*TASK PROMPT*. Can you copy the lines from the one that contains "Compute the tip" through the end of the material below, exactly and with nothing else?

*DATASET*.
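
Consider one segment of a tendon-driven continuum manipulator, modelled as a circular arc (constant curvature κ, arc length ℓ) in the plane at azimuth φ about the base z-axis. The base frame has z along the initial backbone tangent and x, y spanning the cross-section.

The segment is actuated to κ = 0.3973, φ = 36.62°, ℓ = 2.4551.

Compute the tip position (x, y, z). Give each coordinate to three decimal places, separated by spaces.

0.887 0.659 2.084

θ = κ·ℓ = 0.3973 × 2.4551 = 0.97541 rad
ρ = (1 − cos θ)/κ = (1 − 0.56083)/0.3973 = 1.10539
z = sin θ / κ = 0.82793/0.3973 = 2.08390
x = ρ cos φ = 1.10539 × cos(36.62°) = 0.88720
y = ρ sin φ = 1.10539 × sin(36.62°) = 0.65937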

*ANSWER TO THIS PROBLEM*.
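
Compute the tip position (x, y, z). Give each coordinate to three decimal places, separated by spaces.

0.887 0.659 2.084

θ = κ·ℓ = 0.3973 × 2.4551 = 0.97541 rad
ρ = (1 − cos θ)/κ = (1 − 0.56083)/0.3973 = 1.10539
z = sin θ / κ = 0.82793/0.3973 = 2.08390
x = ρ cos φ = 1.10539 × cos(36.62°) = 0.88720
y = ρ sin φ = 1.10539 × sin(36.62°) = 0.65937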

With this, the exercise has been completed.